### Exercise directions
Only the lines from the beginning of the data below through the line containing "11a + 3b <= -9" belong in the response, each copied exactly.

Input data START

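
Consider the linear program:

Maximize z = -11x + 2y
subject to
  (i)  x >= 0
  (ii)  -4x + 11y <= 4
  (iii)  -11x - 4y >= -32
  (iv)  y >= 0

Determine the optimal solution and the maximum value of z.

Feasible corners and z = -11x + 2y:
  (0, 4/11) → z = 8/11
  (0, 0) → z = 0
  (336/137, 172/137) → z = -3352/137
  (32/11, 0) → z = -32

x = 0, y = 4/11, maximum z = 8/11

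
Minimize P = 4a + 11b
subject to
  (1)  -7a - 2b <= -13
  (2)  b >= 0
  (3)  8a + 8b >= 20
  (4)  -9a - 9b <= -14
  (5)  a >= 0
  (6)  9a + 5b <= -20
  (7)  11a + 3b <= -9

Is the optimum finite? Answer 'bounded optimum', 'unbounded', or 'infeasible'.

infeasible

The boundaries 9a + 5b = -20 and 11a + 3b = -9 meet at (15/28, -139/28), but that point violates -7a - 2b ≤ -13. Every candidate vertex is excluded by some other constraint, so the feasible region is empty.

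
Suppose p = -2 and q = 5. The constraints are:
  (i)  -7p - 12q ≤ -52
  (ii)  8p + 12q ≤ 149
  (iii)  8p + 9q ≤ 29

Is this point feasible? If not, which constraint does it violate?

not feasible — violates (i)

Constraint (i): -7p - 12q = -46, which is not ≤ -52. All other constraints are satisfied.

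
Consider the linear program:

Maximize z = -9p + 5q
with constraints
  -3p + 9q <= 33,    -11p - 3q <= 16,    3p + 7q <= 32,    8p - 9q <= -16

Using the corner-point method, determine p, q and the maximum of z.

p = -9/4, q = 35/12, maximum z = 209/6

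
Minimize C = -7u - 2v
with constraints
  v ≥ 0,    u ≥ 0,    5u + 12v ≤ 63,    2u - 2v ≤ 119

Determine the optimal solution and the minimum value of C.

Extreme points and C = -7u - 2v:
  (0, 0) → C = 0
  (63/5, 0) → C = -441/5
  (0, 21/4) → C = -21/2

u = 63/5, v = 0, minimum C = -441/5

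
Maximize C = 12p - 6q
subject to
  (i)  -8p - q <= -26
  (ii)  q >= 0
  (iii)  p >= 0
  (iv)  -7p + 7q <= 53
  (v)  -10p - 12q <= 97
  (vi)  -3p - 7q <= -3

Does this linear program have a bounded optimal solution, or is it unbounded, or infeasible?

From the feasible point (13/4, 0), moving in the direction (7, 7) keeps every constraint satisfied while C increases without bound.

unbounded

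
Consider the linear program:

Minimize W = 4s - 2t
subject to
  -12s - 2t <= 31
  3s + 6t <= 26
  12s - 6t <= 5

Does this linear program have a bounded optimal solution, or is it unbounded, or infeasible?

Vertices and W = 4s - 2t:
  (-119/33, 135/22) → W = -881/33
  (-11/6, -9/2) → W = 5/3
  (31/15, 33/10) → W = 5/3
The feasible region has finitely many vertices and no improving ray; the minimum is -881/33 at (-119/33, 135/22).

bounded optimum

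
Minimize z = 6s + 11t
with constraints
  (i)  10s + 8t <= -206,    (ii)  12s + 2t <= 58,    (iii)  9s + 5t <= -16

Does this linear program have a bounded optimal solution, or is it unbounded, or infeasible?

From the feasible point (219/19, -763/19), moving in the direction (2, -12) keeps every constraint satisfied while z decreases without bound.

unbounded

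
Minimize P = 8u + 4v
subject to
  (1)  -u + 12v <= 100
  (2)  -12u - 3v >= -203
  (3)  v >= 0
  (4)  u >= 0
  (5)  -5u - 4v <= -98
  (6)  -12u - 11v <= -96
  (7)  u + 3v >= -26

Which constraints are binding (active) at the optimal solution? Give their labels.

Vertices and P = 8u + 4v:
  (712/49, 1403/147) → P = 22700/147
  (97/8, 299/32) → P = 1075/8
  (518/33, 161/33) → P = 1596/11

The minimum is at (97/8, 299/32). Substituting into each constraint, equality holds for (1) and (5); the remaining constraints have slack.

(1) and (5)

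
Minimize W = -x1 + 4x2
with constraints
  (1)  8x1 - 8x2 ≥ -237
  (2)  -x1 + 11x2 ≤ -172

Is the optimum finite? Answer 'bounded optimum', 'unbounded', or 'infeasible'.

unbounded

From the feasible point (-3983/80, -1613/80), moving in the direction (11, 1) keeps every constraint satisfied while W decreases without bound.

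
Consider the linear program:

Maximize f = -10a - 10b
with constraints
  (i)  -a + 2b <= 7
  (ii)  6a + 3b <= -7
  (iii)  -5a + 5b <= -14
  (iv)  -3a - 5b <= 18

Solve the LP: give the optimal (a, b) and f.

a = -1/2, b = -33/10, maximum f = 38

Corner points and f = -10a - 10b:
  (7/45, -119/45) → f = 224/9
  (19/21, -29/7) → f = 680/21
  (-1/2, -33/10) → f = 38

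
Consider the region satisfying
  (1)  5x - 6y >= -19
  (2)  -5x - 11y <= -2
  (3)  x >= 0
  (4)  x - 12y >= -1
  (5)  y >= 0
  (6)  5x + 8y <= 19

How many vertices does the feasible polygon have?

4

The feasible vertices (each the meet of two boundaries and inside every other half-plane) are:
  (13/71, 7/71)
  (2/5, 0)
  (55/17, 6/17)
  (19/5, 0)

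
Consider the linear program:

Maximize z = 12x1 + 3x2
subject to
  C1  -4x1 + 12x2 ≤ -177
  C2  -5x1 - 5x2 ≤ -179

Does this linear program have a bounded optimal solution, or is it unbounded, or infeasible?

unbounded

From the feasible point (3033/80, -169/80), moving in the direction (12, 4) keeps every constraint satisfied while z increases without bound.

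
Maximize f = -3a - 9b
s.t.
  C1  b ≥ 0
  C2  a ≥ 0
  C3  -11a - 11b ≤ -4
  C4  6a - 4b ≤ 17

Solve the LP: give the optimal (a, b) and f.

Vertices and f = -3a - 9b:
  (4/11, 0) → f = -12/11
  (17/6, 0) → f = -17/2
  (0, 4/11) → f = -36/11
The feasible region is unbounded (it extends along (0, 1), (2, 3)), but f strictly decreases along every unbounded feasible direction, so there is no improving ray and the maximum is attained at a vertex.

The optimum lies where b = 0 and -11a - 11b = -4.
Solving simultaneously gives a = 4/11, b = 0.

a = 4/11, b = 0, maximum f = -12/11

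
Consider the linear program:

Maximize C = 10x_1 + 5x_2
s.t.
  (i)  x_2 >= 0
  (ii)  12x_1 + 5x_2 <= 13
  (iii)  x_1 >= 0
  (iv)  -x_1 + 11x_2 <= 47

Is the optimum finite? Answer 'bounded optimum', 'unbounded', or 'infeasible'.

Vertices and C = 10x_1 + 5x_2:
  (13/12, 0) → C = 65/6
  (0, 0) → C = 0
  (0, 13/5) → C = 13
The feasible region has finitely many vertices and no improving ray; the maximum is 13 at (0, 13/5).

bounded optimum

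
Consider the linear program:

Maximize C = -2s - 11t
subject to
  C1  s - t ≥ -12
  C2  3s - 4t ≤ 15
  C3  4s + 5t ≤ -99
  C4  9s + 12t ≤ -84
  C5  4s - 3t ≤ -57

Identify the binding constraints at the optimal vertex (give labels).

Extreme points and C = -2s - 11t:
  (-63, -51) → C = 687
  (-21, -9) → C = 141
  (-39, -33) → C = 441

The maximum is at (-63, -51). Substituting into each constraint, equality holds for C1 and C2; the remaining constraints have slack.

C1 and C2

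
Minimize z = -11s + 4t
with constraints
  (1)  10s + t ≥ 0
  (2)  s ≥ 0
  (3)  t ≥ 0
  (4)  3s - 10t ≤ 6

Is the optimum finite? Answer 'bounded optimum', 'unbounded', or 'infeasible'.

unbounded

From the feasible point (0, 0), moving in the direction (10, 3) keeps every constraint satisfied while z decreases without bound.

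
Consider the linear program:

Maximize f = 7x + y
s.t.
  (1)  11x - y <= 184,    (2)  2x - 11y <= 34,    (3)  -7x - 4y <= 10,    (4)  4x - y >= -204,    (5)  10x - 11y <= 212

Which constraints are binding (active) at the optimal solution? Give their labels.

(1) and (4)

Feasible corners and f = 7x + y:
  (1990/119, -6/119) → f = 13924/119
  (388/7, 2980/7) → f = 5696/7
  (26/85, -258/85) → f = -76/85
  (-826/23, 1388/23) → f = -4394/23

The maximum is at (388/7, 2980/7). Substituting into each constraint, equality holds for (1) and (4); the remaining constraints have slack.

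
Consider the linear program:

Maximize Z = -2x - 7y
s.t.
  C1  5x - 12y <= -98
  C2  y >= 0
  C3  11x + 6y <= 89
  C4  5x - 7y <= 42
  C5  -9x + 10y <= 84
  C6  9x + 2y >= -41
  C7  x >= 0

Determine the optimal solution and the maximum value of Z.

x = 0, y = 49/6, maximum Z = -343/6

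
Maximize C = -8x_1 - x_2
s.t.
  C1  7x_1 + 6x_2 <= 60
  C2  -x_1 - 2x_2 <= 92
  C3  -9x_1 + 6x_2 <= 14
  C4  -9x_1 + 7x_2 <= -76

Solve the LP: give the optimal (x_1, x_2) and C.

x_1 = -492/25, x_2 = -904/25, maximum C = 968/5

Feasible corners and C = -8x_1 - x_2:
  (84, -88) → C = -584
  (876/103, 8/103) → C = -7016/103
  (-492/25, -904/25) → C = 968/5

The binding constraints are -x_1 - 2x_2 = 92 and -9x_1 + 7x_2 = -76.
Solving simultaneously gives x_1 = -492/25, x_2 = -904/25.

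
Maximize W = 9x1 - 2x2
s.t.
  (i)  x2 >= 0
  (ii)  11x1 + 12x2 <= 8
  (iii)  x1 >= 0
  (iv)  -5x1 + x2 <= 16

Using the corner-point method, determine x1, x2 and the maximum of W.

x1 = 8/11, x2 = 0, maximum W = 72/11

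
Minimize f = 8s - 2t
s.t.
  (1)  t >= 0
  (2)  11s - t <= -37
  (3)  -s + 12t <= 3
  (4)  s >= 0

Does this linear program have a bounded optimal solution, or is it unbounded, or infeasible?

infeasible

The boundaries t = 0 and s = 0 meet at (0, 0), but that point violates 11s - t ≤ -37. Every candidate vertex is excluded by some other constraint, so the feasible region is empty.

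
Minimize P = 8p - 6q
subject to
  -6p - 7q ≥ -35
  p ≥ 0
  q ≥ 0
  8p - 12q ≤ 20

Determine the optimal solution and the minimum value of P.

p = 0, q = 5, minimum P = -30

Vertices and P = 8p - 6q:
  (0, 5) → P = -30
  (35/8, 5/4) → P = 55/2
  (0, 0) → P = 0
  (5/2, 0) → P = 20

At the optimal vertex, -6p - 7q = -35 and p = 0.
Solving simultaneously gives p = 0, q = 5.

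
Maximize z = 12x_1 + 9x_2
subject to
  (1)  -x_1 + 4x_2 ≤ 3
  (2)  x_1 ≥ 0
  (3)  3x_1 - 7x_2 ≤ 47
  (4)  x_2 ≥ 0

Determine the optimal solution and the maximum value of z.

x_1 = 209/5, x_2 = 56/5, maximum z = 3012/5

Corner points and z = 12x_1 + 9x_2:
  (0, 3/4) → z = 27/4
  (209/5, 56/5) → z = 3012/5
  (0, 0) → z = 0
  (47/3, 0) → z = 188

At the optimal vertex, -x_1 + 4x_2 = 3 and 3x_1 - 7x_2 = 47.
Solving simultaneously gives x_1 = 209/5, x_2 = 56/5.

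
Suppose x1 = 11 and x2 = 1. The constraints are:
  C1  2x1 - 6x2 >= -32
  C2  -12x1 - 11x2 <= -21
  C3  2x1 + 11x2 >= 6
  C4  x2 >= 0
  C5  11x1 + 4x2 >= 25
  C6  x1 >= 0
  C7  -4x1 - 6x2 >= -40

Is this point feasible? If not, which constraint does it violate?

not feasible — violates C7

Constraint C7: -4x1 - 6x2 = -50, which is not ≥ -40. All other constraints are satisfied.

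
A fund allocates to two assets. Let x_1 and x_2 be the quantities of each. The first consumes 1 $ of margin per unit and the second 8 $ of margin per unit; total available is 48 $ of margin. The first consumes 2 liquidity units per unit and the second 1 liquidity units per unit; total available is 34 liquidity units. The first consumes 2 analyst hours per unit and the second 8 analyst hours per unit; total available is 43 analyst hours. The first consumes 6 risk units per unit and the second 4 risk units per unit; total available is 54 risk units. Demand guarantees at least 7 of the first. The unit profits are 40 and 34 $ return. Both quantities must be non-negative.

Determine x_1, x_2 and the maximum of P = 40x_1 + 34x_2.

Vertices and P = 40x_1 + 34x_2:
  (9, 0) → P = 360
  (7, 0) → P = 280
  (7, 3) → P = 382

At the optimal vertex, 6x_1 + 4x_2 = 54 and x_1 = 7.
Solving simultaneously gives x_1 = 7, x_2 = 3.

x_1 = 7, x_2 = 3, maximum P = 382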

Input data END

### Response for this exercise
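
Consider the linear program:

Maximize z = -11x + 2y
subject to
  (i)  x >= 0
  (ii)  -4x + 11y <= 4
  (iii)  -11x - 4y >= -32
  (iv)  y >= 0

Determine the optimal solution and the maximum value of z.

Feasible corners and z = -11x + 2y:
  (0, 4/11) → z = 8/11
  (0, 0) → z = 0
  (336/137, 172/137) → z = -3352/137
  (32/11, 0) → z = -32

x = 0, y = 4/11, maximum z = 8/11

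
Minimize P = 4a + 11b
subject to
  (1)  -7a - 2b <= -13
  (2)  b >= 0
  (3)  8a + 8b >= 20
  (4)  -9a - 9b <= -14
  (5)  a >= 0
  (6)  9a + 5b <= -20
  (7)  11a + 3b <= -9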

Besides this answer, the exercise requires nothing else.